> **Input data**:

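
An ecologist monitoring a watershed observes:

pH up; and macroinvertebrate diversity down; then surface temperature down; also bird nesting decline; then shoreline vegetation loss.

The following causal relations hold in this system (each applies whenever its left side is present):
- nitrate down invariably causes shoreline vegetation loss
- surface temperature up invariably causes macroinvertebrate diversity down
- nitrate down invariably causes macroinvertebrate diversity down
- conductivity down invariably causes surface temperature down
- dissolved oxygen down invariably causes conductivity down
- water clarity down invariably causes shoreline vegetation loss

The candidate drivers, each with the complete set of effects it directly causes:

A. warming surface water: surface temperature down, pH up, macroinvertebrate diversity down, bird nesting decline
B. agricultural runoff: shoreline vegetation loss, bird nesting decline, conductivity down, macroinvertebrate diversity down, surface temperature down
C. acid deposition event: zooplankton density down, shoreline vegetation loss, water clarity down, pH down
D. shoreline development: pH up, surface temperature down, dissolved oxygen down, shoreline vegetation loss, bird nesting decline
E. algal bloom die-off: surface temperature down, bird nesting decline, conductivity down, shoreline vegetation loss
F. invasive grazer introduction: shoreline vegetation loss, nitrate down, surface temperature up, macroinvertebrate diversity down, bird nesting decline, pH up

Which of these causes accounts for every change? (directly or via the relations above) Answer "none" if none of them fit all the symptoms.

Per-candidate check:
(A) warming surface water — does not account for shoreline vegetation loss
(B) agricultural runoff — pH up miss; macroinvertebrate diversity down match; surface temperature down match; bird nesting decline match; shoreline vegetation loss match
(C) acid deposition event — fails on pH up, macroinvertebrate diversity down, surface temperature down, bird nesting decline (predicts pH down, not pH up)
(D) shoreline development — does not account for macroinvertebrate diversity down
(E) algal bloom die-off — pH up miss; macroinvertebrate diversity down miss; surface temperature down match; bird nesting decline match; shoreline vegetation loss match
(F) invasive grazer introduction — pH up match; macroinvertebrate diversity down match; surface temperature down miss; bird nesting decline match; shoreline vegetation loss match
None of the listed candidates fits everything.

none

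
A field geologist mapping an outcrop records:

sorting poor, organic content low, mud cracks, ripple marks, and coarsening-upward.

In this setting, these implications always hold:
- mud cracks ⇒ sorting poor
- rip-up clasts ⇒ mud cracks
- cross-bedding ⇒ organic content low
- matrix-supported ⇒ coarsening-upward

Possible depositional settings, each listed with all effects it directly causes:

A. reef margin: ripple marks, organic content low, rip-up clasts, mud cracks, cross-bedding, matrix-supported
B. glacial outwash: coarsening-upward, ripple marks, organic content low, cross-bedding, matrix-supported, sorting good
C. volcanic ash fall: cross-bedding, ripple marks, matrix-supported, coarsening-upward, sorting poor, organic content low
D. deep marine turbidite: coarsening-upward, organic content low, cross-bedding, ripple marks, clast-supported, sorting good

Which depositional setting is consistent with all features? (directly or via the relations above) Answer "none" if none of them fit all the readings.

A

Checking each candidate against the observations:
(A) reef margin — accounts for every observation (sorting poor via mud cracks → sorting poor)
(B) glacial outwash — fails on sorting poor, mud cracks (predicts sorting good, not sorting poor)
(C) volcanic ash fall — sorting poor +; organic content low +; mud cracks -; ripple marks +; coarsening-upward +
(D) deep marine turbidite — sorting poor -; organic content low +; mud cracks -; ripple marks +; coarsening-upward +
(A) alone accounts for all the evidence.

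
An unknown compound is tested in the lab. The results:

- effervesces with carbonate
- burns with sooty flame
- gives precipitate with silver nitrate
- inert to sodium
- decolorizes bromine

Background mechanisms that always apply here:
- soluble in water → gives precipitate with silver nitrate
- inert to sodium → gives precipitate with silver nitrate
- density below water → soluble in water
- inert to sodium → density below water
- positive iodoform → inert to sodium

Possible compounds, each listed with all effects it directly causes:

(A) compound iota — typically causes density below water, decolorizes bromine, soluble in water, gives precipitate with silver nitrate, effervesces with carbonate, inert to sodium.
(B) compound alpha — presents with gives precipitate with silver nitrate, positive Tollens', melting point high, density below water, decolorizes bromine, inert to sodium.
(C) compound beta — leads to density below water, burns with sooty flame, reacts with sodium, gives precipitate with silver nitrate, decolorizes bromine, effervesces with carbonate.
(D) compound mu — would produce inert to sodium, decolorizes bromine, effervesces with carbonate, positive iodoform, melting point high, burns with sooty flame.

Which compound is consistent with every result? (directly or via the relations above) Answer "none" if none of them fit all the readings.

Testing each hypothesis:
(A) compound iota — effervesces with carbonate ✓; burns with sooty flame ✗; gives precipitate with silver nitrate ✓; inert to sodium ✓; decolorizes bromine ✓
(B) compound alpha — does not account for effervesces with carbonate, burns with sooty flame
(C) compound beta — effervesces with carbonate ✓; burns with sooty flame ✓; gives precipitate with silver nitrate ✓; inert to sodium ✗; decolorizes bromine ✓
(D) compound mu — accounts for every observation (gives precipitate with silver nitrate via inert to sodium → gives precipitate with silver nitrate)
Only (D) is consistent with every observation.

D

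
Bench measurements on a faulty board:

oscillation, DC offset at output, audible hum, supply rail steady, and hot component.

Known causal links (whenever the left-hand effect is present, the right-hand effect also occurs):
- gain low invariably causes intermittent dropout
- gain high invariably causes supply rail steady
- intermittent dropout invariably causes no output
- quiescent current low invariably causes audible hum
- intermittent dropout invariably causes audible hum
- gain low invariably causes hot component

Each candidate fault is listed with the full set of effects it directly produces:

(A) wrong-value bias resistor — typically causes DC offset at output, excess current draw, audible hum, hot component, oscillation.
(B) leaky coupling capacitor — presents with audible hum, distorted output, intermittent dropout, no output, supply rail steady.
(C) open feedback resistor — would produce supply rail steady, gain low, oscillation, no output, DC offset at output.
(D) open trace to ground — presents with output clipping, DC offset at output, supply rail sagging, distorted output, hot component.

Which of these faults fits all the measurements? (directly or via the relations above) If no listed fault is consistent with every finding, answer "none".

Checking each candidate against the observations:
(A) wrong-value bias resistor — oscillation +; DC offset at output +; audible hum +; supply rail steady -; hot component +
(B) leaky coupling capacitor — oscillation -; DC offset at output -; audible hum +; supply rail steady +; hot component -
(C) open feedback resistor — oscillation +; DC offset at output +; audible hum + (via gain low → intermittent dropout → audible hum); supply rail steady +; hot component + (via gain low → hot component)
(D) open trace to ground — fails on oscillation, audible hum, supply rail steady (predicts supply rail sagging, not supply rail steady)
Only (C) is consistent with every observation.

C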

> **Instructions for the task**: Show a copy of each line from the data that includes the word "iodoform".

> **Problem solution**:
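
- positive iodoform → inert to sodium
(D) compound mu — would produce inert to sodium, decolorizes bromine, effervesces with carbonate, positive iodoform, melting point high, burns with sooty flame.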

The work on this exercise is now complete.